### [Problem statement]
The listing that follows is to be repeated exactly.

### [Supplied data]

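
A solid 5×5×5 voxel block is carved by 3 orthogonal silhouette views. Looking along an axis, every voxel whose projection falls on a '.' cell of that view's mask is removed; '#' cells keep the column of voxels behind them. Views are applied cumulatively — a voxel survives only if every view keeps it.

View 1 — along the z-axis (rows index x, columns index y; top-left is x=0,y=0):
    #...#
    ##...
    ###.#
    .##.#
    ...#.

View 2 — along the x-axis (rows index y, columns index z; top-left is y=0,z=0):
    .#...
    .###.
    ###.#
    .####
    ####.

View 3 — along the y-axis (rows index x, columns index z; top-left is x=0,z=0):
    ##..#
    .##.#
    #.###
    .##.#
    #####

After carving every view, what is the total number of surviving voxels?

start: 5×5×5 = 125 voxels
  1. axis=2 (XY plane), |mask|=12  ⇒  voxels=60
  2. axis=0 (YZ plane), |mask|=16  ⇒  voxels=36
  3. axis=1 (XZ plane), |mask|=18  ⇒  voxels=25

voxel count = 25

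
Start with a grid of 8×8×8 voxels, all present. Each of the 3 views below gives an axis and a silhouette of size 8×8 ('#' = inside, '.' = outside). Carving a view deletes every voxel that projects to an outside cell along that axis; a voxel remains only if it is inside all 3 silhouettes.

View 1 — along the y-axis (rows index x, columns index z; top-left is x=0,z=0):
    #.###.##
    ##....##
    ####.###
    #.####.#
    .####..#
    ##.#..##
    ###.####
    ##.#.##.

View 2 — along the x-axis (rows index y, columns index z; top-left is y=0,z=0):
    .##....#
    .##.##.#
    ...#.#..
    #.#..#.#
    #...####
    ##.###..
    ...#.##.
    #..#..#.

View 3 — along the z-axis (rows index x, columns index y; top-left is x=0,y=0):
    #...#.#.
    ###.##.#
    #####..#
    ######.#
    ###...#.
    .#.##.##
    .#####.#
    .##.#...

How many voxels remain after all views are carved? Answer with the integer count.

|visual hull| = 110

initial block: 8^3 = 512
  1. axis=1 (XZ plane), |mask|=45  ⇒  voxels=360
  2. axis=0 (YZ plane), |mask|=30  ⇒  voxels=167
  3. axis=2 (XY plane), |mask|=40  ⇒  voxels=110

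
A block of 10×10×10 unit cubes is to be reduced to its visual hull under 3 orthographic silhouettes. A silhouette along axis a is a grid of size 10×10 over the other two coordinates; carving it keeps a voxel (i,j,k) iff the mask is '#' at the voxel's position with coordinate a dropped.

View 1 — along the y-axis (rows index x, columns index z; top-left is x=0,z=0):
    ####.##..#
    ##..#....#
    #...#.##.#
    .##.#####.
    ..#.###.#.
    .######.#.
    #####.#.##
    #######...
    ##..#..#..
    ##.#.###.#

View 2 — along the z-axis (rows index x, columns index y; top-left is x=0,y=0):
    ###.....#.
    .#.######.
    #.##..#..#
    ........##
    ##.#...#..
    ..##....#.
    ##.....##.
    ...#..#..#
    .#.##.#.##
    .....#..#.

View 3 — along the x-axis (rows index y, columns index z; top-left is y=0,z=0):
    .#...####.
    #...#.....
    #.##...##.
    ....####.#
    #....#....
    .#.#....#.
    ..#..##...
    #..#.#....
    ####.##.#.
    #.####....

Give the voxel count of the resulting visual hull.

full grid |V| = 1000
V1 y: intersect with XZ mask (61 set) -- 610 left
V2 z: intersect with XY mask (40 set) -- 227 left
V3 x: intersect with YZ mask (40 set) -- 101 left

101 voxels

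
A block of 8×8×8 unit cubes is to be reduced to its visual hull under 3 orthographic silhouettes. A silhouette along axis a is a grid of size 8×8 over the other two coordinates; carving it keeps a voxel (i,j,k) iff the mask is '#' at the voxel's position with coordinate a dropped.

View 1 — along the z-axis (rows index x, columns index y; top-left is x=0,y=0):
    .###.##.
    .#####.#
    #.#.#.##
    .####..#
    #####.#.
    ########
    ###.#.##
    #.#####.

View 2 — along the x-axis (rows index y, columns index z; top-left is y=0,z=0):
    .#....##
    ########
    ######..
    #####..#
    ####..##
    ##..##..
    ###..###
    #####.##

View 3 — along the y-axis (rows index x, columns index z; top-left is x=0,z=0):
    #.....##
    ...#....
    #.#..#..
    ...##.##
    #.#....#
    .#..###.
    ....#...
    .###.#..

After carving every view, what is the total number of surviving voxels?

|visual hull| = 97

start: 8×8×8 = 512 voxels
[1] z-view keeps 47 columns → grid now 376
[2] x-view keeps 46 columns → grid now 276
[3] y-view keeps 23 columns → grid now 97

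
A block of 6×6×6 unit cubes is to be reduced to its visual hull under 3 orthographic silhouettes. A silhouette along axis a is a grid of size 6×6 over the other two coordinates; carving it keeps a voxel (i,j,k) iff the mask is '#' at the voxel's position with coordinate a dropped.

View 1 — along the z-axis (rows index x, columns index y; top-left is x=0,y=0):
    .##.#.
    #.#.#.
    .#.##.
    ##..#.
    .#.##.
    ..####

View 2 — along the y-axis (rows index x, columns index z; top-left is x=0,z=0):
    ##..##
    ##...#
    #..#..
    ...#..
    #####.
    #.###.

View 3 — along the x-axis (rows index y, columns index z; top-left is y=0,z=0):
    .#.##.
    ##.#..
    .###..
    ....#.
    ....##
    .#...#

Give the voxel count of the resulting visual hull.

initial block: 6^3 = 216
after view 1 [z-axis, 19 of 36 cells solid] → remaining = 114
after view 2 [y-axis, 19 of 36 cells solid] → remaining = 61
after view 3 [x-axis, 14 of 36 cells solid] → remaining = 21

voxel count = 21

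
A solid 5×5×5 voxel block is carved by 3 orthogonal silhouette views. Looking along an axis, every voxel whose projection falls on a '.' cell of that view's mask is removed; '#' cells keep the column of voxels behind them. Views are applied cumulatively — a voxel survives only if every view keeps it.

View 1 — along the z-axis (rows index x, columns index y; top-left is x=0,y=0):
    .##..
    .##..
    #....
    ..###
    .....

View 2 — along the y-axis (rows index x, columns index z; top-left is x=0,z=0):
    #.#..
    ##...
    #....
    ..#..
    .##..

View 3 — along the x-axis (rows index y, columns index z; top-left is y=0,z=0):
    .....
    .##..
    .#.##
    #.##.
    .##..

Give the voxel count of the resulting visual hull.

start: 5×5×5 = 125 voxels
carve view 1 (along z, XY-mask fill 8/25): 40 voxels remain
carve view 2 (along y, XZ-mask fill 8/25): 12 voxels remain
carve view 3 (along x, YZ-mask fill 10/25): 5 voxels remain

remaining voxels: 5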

### [Written response]
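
A solid 5×5×5 voxel block is carved by 3 orthogonal silhouette views. Looking along an axis, every voxel whose projection falls on a '.' cell of that view's mask is removed; '#' cells keep the column of voxels behind them. Views are applied cumulatively — a voxel survives only if every view keeps it.

View 1 — along the z-axis (rows index x, columns index y; top-left is x=0,y=0):
    #...#
    ##...
    ###.#
    .##.#
    ...#.

View 2 — along the x-axis (rows index y, columns index z; top-left is y=0,z=0):
    .#...
    .###.
    ###.#
    .####
    ####.

View 3 — along the y-axis (rows index x, columns index z; top-left is x=0,z=0):
    ##..#
    .##.#
    #.###
    .##.#
    #####

After carving every view, what is the total number of surviving voxels?

start: 5×5×5 = 125 voxels
  1. axis=2 (XY plane), |mask|=12  ⇒  voxels=60
  2. axis=0 (YZ plane), |mask|=16  ⇒  voxels=36
  3. axis=1 (XZ plane), |mask|=18  ⇒  voxels=25

voxel count = 25

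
Start with a grid of 8×8×8 voxels, all present. Each of the 3 views below gives an axis and a silhouette of size 8×8 ('#' = inside, '.' = outside). Carving a view deletes every voxel that projects to an outside cell along that axis; a voxel remains only if it is inside all 3 silhouettes.

View 1 — along the y-axis (rows index x, columns index z; top-left is x=0,z=0):
    #.###.##
    ##....##
    ####.###
    #.####.#
    .####..#
    ##.#..##
    ###.####
    ##.#.##.

View 2 — along the x-axis (rows index y, columns index z; top-left is y=0,z=0):
    .##....#
    .##.##.#
    ...#.#..
    #.#..#.#
    #...####
    ##.###..
    ...#.##.
    #..#..#.

View 3 — along the z-axis (rows index x, columns index y; top-left is x=0,y=0):
    #...#.#.
    ###.##.#
    #####..#
    ######.#
    ###...#.
    .#.##.##
    .#####.#
    .##.#...

How many voxels remain after all views are carved? Answer with the integer count.

|visual hull| = 110

initial block: 8^3 = 512
  1. axis=1 (XZ plane), |mask|=45  ⇒  voxels=360
  2. axis=0 (YZ plane), |mask|=30  ⇒  voxels=167
  3. axis=2 (XY plane), |mask|=40  ⇒  voxels=110

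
A block of 10×10×10 unit cubes is to be reduced to its visual hull under 3 orthographic silhouettes. A silhouette along axis a is a grid of size 10×10 over the other two coordinates; carving it keeps a voxel (i,j,k) iff the mask is '#' at the voxel's position with coordinate a dropped.

View 1 — along the y-axis (rows index x, columns index z; top-left is x=0,z=0):
    ####.##..#
    ##..#....#
    #...#.##.#
    .##.#####.
    ..#.###.#.
    .######.#.
    #####.#.##
    #######...
    ##..#..#..
    ##.#.###.#

View 2 — along the z-axis (rows index x, columns index y; top-left is x=0,y=0):
    ###.....#.
    .#.######.
    #.##..#..#
    ........##
    ##.#...#..
    ..##....#.
    ##.....##.
    ...#..#..#
    .#.##.#.##
    .....#..#.

View 3 — along the x-axis (rows index y, columns index z; top-left is y=0,z=0):
    .#...####.
    #...#.....
    #.##...##.
    ....####.#
    #....#....
    .#.#....#.
    ..#..##...
    #..#.#....
    ####.##.#.
    #.####....

Give the voxel count of the resulting visual hull.

full grid |V| = 1000
V1 y: intersect with XZ mask (61 set) -- 610 left
V2 z: intersect with XY mask (40 set) -- 227 left
V3 x: intersect with YZ mask (40 set) -- 101 left

101 voxels

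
A block of 8×8×8 unit cubes is to be reduced to its visual hull under 3 orthographic silhouettes. A silhouette along axis a is a grid of size 8×8 over the other two coordinates; carving it keeps a voxel (i,j,k) iff the mask is '#' at the voxel's position with coordinate a dropped.

View 1 — along the z-axis (rows index x, columns index y; top-left is x=0,y=0):
    .###.##.
    .#####.#
    #.#.#.##
    .####..#
    #####.#.
    ########
    ###.#.##
    #.#####.

View 2 — along the x-axis (rows index y, columns index z; top-left is y=0,z=0):
    .#....##
    ########
    ######..
    #####..#
    ####..##
    ##..##..
    ###..###
    #####.##

View 3 — along the y-axis (rows index x, columns index z; top-left is x=0,z=0):
    #.....##
    ...#....
    #.#..#..
    ...##.##
    #.#....#
    .#..###.
    ....#...
    .###.#..

After carving every view, what is the total number of surviving voxels?

|visual hull| = 97

start: 8×8×8 = 512 voxels
[1] z-view keeps 47 columns → grid now 376
[2] x-view keeps 46 columns → grid now 276
[3] y-view keeps 23 columns → grid now 97

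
A block of 6×6×6 unit cubes is to be reduced to its visual hull under 3 orthographic silhouettes. A silhouette along axis a is a grid of size 6×6 over the other two coordinates; carving it keeps a voxel (i,j,k) iff the mask is '#' at the voxel's position with coordinate a dropped.

View 1 — along the z-axis (rows index x, columns index y; top-left is x=0,y=0):
    .##.#.
    #.#.#.
    .#.##.
    ##..#.
    .#.##.
    ..####

View 2 — along the y-axis (rows index x, columns index z; top-left is x=0,z=0):
    ##..##
    ##...#
    #..#..
    ...#..
    #####.
    #.###.

View 3 — along the x-axis (rows index y, columns index z; top-left is y=0,z=0):
    .#.##.
    ##.#..
    .###..
    ....#.
    ....##
    .#...#

Give the voxel count of the resulting visual hull.

initial block: 6^3 = 216
after view 1 [z-axis, 19 of 36 cells solid] → remaining = 114
after view 2 [y-axis, 19 of 36 cells solid] → remaining = 61
after view 3 [x-axis, 14 of 36 cells solid] → remaining = 21

voxel count = 21

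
A solid 5×5×5 voxel block is carved by 3 orthogonal silhouette views. Looking along an axis, every voxel whose projection falls on a '.' cell of that view's mask is removed; '#' cells keep the column of voxels behind them. Views are applied cumulatively — a voxel survives only if every view keeps it.

View 1 — along the z-axis (rows index x, columns index y; top-left is x=0,y=0):
    .##..
    .##..
    #....
    ..###
    .....

View 2 — along the y-axis (rows index x, columns index z; top-left is x=0,z=0):
    #.#..
    ##...
    #....
    ..#..
    .##..

View 3 — along the x-axis (rows index y, columns index z; top-left is y=0,z=0):
    .....
    .##..
    .#.##
    #.##.
    .##..

Give the voxel count of the resulting visual hull.

start: 5×5×5 = 125 voxels
carve view 1 (along z, XY-mask fill 8/25): 40 voxels remain
carve view 2 (along y, XZ-mask fill 8/25): 12 voxels remain
carve view 3 (along x, YZ-mask fill 10/25): 5 voxels remain

remaining voxels: 5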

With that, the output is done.